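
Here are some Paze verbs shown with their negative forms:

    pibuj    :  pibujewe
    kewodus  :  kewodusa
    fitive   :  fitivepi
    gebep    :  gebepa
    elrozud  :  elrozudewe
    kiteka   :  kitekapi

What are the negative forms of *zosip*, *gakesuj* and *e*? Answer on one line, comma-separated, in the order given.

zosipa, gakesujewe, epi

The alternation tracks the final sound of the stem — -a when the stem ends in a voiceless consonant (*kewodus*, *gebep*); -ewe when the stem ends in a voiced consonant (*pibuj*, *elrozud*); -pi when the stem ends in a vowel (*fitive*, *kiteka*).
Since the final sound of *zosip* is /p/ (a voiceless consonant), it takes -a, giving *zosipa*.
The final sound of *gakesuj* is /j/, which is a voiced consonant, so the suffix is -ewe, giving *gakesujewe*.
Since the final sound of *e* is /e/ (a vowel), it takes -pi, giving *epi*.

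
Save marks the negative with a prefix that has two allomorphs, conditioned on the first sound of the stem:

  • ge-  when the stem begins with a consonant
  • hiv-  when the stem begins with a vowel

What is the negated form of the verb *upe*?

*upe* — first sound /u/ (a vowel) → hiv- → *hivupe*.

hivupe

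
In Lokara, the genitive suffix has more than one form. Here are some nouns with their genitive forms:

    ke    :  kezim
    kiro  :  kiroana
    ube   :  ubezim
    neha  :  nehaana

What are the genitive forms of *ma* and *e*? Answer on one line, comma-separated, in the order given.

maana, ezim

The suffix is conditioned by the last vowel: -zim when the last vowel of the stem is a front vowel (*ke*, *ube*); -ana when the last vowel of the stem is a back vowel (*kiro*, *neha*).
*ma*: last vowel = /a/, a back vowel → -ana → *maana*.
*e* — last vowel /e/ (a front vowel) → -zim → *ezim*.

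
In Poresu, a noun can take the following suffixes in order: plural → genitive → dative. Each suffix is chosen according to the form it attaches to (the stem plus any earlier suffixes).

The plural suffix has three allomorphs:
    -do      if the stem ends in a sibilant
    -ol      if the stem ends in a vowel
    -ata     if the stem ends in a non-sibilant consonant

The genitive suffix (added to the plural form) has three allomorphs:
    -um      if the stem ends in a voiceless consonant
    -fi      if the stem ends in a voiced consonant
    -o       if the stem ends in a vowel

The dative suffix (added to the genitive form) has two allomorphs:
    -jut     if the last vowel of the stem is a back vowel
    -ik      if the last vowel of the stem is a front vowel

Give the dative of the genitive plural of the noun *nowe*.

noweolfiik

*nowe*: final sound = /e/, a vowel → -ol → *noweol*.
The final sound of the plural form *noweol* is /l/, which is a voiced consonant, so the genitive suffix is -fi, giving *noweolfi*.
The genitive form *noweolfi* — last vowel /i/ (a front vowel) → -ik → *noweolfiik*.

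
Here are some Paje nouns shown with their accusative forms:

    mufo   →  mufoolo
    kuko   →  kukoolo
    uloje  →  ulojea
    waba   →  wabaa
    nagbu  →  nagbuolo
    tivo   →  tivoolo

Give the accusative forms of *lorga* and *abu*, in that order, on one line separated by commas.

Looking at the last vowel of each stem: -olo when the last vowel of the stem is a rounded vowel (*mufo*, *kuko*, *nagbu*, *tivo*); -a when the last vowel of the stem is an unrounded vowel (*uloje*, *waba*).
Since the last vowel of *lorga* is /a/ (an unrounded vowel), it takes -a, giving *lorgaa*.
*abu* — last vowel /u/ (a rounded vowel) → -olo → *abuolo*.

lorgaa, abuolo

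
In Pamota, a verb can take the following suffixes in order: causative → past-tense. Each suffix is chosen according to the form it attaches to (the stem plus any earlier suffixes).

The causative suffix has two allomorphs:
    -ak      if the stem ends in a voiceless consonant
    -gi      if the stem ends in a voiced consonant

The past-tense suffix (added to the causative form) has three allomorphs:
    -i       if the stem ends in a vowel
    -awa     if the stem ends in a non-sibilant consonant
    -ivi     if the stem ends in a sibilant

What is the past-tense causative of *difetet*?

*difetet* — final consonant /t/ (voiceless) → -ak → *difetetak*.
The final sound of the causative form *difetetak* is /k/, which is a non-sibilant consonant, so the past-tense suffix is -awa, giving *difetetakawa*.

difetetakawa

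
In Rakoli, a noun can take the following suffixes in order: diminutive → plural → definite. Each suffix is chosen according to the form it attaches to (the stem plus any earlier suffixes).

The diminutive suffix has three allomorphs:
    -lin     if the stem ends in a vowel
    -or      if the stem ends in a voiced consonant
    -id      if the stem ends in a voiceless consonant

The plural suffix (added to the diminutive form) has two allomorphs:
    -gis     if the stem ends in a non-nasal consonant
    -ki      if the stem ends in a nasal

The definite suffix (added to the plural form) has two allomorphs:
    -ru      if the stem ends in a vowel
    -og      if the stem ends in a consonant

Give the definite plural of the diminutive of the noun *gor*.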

▸ WORK REQUIRED: The entire listing above, every line of it, should be copied out exactly.

▸ SOLUTION:
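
Here are some Paze verbs shown with their negative forms:

    pibuj    :  pibujewe
    kewodus  :  kewodusa
    fitive   :  fitivepi
    gebep    :  gebepa
    elrozud  :  elrozudewe
    kiteka   :  kitekapi

What are the negative forms of *zosip*, *gakesuj* and *e*? Answer on one line, comma-separated, in the order given.

zosipa, gakesujewe, epi

The alternation tracks the final sound of the stem — -a when the stem ends in a voiceless consonant (*kewodus*, *gebep*); -ewe when the stem ends in a voiced consonant (*pibuj*, *elrozud*); -pi when the stem ends in a vowel (*fitive*, *kiteka*).
Since the final sound of *zosip* is /p/ (a voiceless consonant), it takes -a, giving *zosipa*.
The final sound of *gakesuj* is /j/, which is a voiced consonant, so the suffix is -ewe, giving *gakesujewe*.
Since the final sound of *e* is /e/ (a vowel), it takes -pi, giving *epi*.

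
Save marks the negative with a prefix that has two allomorphs, conditioned on the first sound of the stem:

  • ge-  when the stem begins with a consonant
  • hiv-  when the stem begins with a vowel

What is the negated form of the verb *upe*?

*upe* — first sound /u/ (a vowel) → hiv- → *hivupe*.

hivupe

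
In Lokara, the genitive suffix has more than one form. Here are some nouns with their genitive forms:

    ke    :  kezim
    kiro  :  kiroana
    ube   :  ubezim
    neha  :  nehaana

What are the genitive forms of *ma* and *e*? Answer on one line, comma-separated, in the order given.

maana, ezim

The suffix is conditioned by the last vowel: -zim when the last vowel of the stem is a front vowel (*ke*, *ube*); -ana when the last vowel of the stem is a back vowel (*kiro*, *neha*).
*ma*: last vowel = /a/, a back vowel → -ana → *maana*.
*e* — last vowel /e/ (a front vowel) → -zim → *ezim*.

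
In Poresu, a noun can take the following suffixes in order: plural → genitive → dative. Each suffix is chosen according to the form it attaches to (the stem plus any earlier suffixes).

The plural suffix has three allomorphs:
    -do      if the stem ends in a sibilant
    -ol      if the stem ends in a vowel
    -ata     if the stem ends in a non-sibilant consonant

The genitive suffix (added to the plural form) has three allomorphs:
    -um      if the stem ends in a voiceless consonant
    -fi      if the stem ends in a voiced consonant
    -o       if the stem ends in a vowel

The dative suffix (added to the genitive form) has two allomorphs:
    -jut     if the last vowel of the stem is a back vowel
    -ik      if the last vowel of the stem is a front vowel

Give the dative of the genitive plural of the noun *nowe*.

noweolfiik

*nowe*: final sound = /e/, a vowel → -ol → *noweol*.
The final sound of the plural form *noweol* is /l/, which is a voiced consonant, so the genitive suffix is -fi, giving *noweolfi*.
The genitive form *noweolfi* — last vowel /i/ (a front vowel) → -ik → *noweolfiik*.

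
Here are some Paje nouns shown with their accusative forms:

    mufo   →  mufoolo
    kuko   →  kukoolo
    uloje  →  ulojea
    waba   →  wabaa
    nagbu  →  nagbuolo
    tivo   →  tivoolo

Give the accusative forms of *lorga* and *abu*, in that order, on one line separated by commas.

Looking at the last vowel of each stem: -olo when the last vowel of the stem is a rounded vowel (*mufo*, *kuko*, *nagbu*, *tivo*); -a when the last vowel of the stem is an unrounded vowel (*uloje*, *waba*).
Since the last vowel of *lorga* is /a/ (an unrounded vowel), it takes -a, giving *lorgaa*.
*abu* — last vowel /u/ (a rounded vowel) → -olo → *abuolo*.

lorgaa, abuolo

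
In Pamota, a verb can take the following suffixes in order: causative → past-tense. Each suffix is chosen according to the form it attaches to (the stem plus any earlier suffixes).

The causative suffix has two allomorphs:
    -ak      if the stem ends in a voiceless consonant
    -gi      if the stem ends in a voiced consonant

The past-tense suffix (added to the causative form) has three allomorphs:
    -i       if the stem ends in a vowel
    -awa     if the stem ends in a non-sibilant consonant
    -ivi     if the stem ends in a sibilant

What is the past-tense causative of *difetet*?

*difetet* — final consonant /t/ (voiceless) → -ak → *difetetak*.
The final sound of the causative form *difetetak* is /k/, which is a non-sibilant consonant, so the past-tense suffix is -awa, giving *difetetakawa*.

difetetakawa

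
In Rakoli, a noun can take the following suffixes in order: diminutive → plural → definite. Each suffix is chosen according to the form it attaches to (the stem plus any earlier suffixes).

The diminutive suffix has three allomorphs:
    -lin     if the stem ends in a vowel
    -or      if the stem ends in a voiced consonant
    -id      if the stem ends in a voiceless consonant

The plural suffix (added to the diminutive form) has two allomorphs:
    -gis     if the stem ends in a non-nasal consonant
    -ki      if the stem ends in a nasal

The definite suffix (added to the plural form) has two allomorphs:
    -ru      if the stem ends in a vowel
    -og      if the stem ends in a consonant

Give the definite plural of the diminutive of the noun *gor*.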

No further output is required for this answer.